▶ What you need to do
All of the entries below need to be repeated exactly.

▶ Recorded information
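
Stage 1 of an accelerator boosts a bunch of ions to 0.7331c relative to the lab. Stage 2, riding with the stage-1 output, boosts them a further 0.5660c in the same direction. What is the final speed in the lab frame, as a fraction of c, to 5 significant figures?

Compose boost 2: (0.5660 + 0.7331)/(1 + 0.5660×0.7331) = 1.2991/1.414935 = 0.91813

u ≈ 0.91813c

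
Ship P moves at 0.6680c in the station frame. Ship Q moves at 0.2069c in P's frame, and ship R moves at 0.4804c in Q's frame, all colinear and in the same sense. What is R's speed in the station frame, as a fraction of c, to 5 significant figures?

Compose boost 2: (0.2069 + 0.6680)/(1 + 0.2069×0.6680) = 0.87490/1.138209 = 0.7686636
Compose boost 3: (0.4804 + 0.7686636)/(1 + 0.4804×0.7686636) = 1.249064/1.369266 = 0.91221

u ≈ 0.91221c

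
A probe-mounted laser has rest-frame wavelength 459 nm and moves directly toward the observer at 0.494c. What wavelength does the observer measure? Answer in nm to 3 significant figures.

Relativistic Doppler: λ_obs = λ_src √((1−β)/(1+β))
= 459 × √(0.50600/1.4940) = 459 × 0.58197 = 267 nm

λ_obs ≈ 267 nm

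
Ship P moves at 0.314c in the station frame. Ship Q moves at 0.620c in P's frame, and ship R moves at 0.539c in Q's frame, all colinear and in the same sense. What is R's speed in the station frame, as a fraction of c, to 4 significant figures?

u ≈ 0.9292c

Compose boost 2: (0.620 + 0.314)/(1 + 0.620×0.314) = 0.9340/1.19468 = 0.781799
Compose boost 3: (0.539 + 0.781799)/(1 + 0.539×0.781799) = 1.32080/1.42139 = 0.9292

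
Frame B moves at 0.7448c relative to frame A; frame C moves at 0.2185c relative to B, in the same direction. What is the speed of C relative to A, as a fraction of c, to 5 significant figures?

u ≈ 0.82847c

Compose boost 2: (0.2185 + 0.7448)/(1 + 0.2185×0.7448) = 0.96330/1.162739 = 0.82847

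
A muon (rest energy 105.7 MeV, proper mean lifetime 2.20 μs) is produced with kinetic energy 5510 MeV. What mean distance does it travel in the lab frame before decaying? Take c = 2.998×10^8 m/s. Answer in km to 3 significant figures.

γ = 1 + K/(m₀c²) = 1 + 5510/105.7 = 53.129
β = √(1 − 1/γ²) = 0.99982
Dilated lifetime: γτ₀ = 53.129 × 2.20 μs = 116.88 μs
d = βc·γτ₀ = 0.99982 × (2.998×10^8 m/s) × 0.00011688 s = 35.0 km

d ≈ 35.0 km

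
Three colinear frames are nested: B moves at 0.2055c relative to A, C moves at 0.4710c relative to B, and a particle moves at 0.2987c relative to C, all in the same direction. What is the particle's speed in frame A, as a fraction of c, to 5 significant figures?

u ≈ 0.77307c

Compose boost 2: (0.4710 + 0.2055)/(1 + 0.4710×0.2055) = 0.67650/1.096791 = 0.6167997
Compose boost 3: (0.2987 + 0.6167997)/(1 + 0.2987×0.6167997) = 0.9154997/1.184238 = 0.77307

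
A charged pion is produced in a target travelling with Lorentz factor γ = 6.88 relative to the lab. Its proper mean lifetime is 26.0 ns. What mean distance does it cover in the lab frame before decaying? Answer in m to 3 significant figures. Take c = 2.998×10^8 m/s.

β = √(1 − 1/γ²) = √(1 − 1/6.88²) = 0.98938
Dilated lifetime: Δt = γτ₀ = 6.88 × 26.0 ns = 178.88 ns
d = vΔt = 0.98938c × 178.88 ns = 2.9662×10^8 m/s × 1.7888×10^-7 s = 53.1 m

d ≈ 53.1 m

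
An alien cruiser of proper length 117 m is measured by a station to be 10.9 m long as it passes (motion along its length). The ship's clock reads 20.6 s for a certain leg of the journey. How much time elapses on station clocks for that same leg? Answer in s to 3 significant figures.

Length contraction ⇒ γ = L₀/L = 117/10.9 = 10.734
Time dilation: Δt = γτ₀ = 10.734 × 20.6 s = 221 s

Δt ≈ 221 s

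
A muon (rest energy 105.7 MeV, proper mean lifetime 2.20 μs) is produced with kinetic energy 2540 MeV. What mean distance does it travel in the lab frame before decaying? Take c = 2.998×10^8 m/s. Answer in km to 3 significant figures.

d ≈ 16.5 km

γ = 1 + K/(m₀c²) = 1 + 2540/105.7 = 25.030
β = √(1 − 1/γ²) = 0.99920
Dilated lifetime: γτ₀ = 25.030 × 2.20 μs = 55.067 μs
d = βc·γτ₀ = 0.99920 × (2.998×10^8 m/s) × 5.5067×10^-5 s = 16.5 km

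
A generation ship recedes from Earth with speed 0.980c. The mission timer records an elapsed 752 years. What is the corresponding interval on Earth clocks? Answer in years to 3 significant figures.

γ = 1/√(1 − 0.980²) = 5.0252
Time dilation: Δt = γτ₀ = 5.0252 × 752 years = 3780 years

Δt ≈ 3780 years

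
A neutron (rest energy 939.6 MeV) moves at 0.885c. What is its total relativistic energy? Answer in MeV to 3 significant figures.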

▶ Output of the exercise
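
Stage 1 of an accelerator boosts a bunch of ions to 0.7331c relative to the lab. Stage 2, riding with the stage-1 output, boosts them a further 0.5660c in the same direction. What is the final speed in the lab frame, as a fraction of c, to 5 significant figures?

Compose boost 2: (0.5660 + 0.7331)/(1 + 0.5660×0.7331) = 1.2991/1.414935 = 0.91813

u ≈ 0.91813c

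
Ship P moves at 0.6680c in the station frame. Ship Q moves at 0.2069c in P's frame, and ship R moves at 0.4804c in Q's frame, all colinear and in the same sense. What is R's speed in the station frame, as a fraction of c, to 5 significant figures?

Compose boost 2: (0.2069 + 0.6680)/(1 + 0.2069×0.6680) = 0.87490/1.138209 = 0.7686636
Compose boost 3: (0.4804 + 0.7686636)/(1 + 0.4804×0.7686636) = 1.249064/1.369266 = 0.91221

u ≈ 0.91221c

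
A probe-mounted laser has rest-frame wavelength 459 nm and moves directly toward the observer at 0.494c. What wavelength does the observer measure? Answer in nm to 3 significant figures.

Relativistic Doppler: λ_obs = λ_src √((1−β)/(1+β))
= 459 × √(0.50600/1.4940) = 459 × 0.58197 = 267 nm

λ_obs ≈ 267 nm

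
Ship P moves at 0.314c in the station frame. Ship Q moves at 0.620c in P's frame, and ship R moves at 0.539c in Q's frame, all colinear and in the same sense. What is R's speed in the station frame, as a fraction of c, to 4 significant figures?

u ≈ 0.9292c

Compose boost 2: (0.620 + 0.314)/(1 + 0.620×0.314) = 0.9340/1.19468 = 0.781799
Compose boost 3: (0.539 + 0.781799)/(1 + 0.539×0.781799) = 1.32080/1.42139 = 0.9292

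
Frame B moves at 0.7448c relative to frame A; frame C moves at 0.2185c relative to B, in the same direction. What is the speed of C relative to A, as a fraction of c, to 5 significant figures?

u ≈ 0.82847c

Compose boost 2: (0.2185 + 0.7448)/(1 + 0.2185×0.7448) = 0.96330/1.162739 = 0.82847

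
A muon (rest energy 105.7 MeV, proper mean lifetime 2.20 μs) is produced with kinetic energy 5510 MeV. What mean distance does it travel in the lab frame before decaying? Take c = 2.998×10^8 m/s. Answer in km to 3 significant figures.

γ = 1 + K/(m₀c²) = 1 + 5510/105.7 = 53.129
β = √(1 − 1/γ²) = 0.99982
Dilated lifetime: γτ₀ = 53.129 × 2.20 μs = 116.88 μs
d = βc·γτ₀ = 0.99982 × (2.998×10^8 m/s) × 0.00011688 s = 35.0 km

d ≈ 35.0 km

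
Three colinear frames are nested: B moves at 0.2055c relative to A, C moves at 0.4710c relative to B, and a particle moves at 0.2987c relative to C, all in the same direction. What is the particle's speed in frame A, as a fraction of c, to 5 significant figures?

u ≈ 0.77307c

Compose boost 2: (0.4710 + 0.2055)/(1 + 0.4710×0.2055) = 0.67650/1.096791 = 0.6167997
Compose boost 3: (0.2987 + 0.6167997)/(1 + 0.2987×0.6167997) = 0.9154997/1.184238 = 0.77307

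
A charged pion is produced in a target travelling with Lorentz factor γ = 6.88 relative to the lab. Its proper mean lifetime is 26.0 ns. What mean distance does it cover in the lab frame before decaying? Answer in m to 3 significant figures. Take c = 2.998×10^8 m/s.

β = √(1 − 1/γ²) = √(1 − 1/6.88²) = 0.98938
Dilated lifetime: Δt = γτ₀ = 6.88 × 26.0 ns = 178.88 ns
d = vΔt = 0.98938c × 178.88 ns = 2.9662×10^8 m/s × 1.7888×10^-7 s = 53.1 m

d ≈ 53.1 m

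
An alien cruiser of proper length 117 m is measured by a station to be 10.9 m long as it passes (motion along its length). The ship's clock reads 20.6 s for a certain leg of the journey. How much time elapses on station clocks for that same leg? Answer in s to 3 significant figures.

Length contraction ⇒ γ = L₀/L = 117/10.9 = 10.734
Time dilation: Δt = γτ₀ = 10.734 × 20.6 s = 221 s

Δt ≈ 221 s

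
A muon (rest energy 105.7 MeV, proper mean lifetime 2.20 μs) is produced with kinetic energy 2540 MeV. What mean distance does it travel in the lab frame before decaying? Take c = 2.998×10^8 m/s. Answer in km to 3 significant figures.

d ≈ 16.5 km

γ = 1 + K/(m₀c²) = 1 + 2540/105.7 = 25.030
β = √(1 − 1/γ²) = 0.99920
Dilated lifetime: γτ₀ = 25.030 × 2.20 μs = 55.067 μs
d = βc·γτ₀ = 0.99920 × (2.998×10^8 m/s) × 5.5067×10^-5 s = 16.5 km

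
A generation ship recedes from Earth with speed 0.980c. The mission timer records an elapsed 752 years. What is the corresponding interval on Earth clocks? Answer in years to 3 significant figures.

γ = 1/√(1 − 0.980²) = 5.0252
Time dilation: Δt = γτ₀ = 5.0252 × 752 years = 3780 years

Δt ≈ 3780 years

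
A neutron (rest energy 939.6 MeV) moves at 0.885c. What is its total relativistic energy? Answer in MeV to 3 significant figures.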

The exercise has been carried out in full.